• THE PROBLEM
Set down every line of the data, unchanged and complete.

• STUDY MATERIAL

= = = = =

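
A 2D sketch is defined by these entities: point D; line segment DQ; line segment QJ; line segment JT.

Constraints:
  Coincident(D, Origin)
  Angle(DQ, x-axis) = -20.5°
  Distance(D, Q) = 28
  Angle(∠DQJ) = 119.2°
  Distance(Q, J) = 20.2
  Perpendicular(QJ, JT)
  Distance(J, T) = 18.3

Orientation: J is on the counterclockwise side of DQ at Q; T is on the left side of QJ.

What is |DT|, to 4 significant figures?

34.41

D is at the origin; DQ runs at -20.5° with length 28.0, so Q = 28.0·(cos -20.5°, sin -20.5°) = (26.23, -9.806). ∠DQJ = 119.2°, so QJ runs at -20.5° + (180° − 119.2°) = 40.30° from the x-axis; with |QJ| = 20.2, J = Q + 20.2·(cos 40.30°, sin 40.30°) = (41.63, 3.259). The perpendicularity gives JT at right angles to QJ; with |JT| = 18.3 on the left of QJ, T = J + 18.3·(-0.6468, 0.7627) = (29.80, 17.22). Then |DT| = |T − D| = 34.41.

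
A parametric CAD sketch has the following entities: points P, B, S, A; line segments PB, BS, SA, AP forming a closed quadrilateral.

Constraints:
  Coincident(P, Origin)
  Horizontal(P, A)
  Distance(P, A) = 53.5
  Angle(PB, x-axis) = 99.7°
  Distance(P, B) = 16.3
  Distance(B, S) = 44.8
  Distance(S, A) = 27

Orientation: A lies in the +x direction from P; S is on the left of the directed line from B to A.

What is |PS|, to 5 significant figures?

47.841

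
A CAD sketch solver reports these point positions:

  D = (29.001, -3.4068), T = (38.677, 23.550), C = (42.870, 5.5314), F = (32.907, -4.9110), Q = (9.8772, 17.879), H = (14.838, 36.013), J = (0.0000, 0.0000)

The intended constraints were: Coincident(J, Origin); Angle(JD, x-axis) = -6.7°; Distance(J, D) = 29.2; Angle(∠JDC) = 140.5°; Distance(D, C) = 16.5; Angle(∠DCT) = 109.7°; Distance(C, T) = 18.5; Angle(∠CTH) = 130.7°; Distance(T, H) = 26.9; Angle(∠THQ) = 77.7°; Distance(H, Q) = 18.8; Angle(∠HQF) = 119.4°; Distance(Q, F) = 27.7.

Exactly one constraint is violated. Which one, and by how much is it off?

Distance(Q, F) = 27.7 — off by 4.70.

J = (0.00, 0.00) ✓; JD at -6.700° ✓; |JD| = 29.20 ✓; ∠JDC = 140.5° ✓; |DC| = 16.50 ✓; ∠DCT = 109.7° ✓; |CT| = 18.50 ✓; ∠CTH = 130.7° ✓; |TH| = 26.90 ✓; ∠THQ = 77.70° ✓; |HQ| = 18.80 ✓; ∠HQF = 119.4° ✓; |QF| = 32.40 ✗.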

= = = = =

• REPLY
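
A 2D sketch is defined by these entities: point D; line segment DQ; line segment QJ; line segment JT.

Constraints:
  Coincident(D, Origin)
  Angle(DQ, x-axis) = -20.5°
  Distance(D, Q) = 28
  Angle(∠DQJ) = 119.2°
  Distance(Q, J) = 20.2
  Perpendicular(QJ, JT)
  Distance(J, T) = 18.3

Orientation: J is on the counterclockwise side of DQ at Q; T is on the left side of QJ.

What is |DT|, to 4 significant figures?

34.41

D is at the origin; DQ runs at -20.5° with length 28.0, so Q = 28.0·(cos -20.5°, sin -20.5°) = (26.23, -9.806). ∠DQJ = 119.2°, so QJ runs at -20.5° + (180° − 119.2°) = 40.30° from the x-axis; with |QJ| = 20.2, J = Q + 20.2·(cos 40.30°, sin 40.30°) = (41.63, 3.259). The perpendicularity gives JT at right angles to QJ; with |JT| = 18.3 on the left of QJ, T = J + 18.3·(-0.6468, 0.7627) = (29.80, 17.22). Then |DT| = |T − D| = 34.41.

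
A parametric CAD sketch has the following entities: points P, B, S, A; line segments PB, BS, SA, AP forming a closed quadrilateral.

Constraints:
  Coincident(P, Origin)
  Horizontal(P, A)
  Distance(P, A) = 53.5
  Angle(PB, x-axis) = 99.7°
  Distance(P, B) = 16.3
  Distance(B, S) = 44.8
  Distance(S, A) = 27

Orientation: A lies in the +x direction from P; S is on the left of the directed line from B to A.

What is |PS|, to 5 significant figures?

47.841

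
A CAD sketch solver reports these point positions:

  D = (29.001, -3.4068), T = (38.677, 23.550), C = (42.870, 5.5314), F = (32.907, -4.9110), Q = (9.8772, 17.879), H = (14.838, 36.013), J = (0.0000, 0.0000)

The intended constraints were: Coincident(J, Origin); Angle(JD, x-axis) = -6.7°; Distance(J, D) = 29.2; Angle(∠JDC) = 140.5°; Distance(D, C) = 16.5; Angle(∠DCT) = 109.7°; Distance(C, T) = 18.5; Angle(∠CTH) = 130.7°; Distance(T, H) = 26.9; Angle(∠THQ) = 77.7°; Distance(H, Q) = 18.8; Angle(∠HQF) = 119.4°; Distance(Q, F) = 27.7.

Exactly one constraint is violated. Which one, and by how much is it off?

Distance(Q, F) = 27.7 — off by 4.70.

J = (0.00, 0.00) ✓; JD at -6.700° ✓; |JD| = 29.20 ✓; ∠JDC = 140.5° ✓; |DC| = 16.50 ✓; ∠DCT = 109.7° ✓; |CT| = 18.50 ✓; ∠CTH = 130.7° ✓; |TH| = 26.90 ✓; ∠THQ = 77.70° ✓; |HQ| = 18.80 ✓; ∠HQF = 119.4° ✓; |QF| = 32.40 ✗.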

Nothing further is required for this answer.